*Task to carry out:* In the material below, the lines containing the word "following" are required; copy each of them.
--- Given records ---
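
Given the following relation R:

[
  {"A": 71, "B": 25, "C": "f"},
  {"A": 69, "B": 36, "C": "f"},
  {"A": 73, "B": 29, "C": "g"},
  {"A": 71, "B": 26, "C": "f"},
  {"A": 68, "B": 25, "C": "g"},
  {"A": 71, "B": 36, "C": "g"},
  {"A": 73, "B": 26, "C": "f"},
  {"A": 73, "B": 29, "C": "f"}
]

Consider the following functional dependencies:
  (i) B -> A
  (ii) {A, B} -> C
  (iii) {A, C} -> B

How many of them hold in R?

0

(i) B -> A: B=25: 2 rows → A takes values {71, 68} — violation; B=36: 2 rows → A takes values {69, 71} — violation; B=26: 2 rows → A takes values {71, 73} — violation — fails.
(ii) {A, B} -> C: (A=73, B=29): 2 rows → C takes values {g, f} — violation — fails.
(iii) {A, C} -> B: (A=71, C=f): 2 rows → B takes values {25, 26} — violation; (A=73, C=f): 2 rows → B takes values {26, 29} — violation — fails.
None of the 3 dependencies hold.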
---
--- Given records ---
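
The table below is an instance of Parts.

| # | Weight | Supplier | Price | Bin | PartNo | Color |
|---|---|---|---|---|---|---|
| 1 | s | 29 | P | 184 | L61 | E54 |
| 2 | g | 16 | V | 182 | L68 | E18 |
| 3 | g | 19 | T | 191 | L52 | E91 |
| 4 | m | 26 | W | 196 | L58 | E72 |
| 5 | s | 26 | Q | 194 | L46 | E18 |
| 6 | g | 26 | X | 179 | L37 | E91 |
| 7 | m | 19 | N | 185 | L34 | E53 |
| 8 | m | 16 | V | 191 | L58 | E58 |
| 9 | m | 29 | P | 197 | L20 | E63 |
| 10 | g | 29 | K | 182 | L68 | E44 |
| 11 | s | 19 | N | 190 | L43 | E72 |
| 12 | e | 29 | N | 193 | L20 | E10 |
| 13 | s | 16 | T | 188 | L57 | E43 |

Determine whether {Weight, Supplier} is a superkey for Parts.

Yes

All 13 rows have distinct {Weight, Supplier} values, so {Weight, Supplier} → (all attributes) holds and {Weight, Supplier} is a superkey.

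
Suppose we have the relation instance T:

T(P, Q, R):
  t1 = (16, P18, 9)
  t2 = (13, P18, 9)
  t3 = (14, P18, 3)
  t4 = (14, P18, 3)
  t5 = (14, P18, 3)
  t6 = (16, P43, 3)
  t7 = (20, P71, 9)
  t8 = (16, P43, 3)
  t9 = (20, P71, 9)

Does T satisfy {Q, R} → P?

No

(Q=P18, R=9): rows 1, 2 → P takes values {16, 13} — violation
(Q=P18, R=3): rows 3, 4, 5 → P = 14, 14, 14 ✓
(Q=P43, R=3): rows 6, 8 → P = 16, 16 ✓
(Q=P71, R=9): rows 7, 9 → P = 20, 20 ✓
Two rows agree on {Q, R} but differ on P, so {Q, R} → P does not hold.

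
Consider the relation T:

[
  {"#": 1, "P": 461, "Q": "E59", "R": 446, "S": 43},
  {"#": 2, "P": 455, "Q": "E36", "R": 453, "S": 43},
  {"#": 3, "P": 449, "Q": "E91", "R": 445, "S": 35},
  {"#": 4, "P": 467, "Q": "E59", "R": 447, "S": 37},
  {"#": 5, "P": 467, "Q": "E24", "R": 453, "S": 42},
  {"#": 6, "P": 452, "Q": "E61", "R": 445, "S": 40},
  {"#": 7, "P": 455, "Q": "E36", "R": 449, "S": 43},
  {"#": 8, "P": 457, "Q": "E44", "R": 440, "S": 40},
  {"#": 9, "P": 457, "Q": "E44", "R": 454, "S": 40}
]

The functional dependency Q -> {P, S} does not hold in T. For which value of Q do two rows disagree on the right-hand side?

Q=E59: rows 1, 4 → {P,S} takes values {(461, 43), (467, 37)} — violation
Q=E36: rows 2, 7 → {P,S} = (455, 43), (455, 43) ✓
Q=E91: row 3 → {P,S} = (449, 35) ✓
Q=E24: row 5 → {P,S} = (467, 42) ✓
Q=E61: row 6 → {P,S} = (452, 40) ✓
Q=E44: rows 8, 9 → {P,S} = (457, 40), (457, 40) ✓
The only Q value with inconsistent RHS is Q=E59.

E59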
---
--- Given records ---
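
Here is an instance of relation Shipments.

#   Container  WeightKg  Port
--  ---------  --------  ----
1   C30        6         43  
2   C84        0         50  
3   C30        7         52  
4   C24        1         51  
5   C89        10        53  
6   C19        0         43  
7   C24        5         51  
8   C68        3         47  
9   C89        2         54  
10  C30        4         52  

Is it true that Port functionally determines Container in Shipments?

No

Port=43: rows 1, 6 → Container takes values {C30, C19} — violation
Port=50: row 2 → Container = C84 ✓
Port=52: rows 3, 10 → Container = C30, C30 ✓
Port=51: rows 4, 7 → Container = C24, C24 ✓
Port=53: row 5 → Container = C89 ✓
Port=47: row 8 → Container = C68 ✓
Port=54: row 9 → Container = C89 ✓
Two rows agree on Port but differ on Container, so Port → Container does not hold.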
---
*Answer box:*
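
Given the following relation R:
Consider the following functional dependencies: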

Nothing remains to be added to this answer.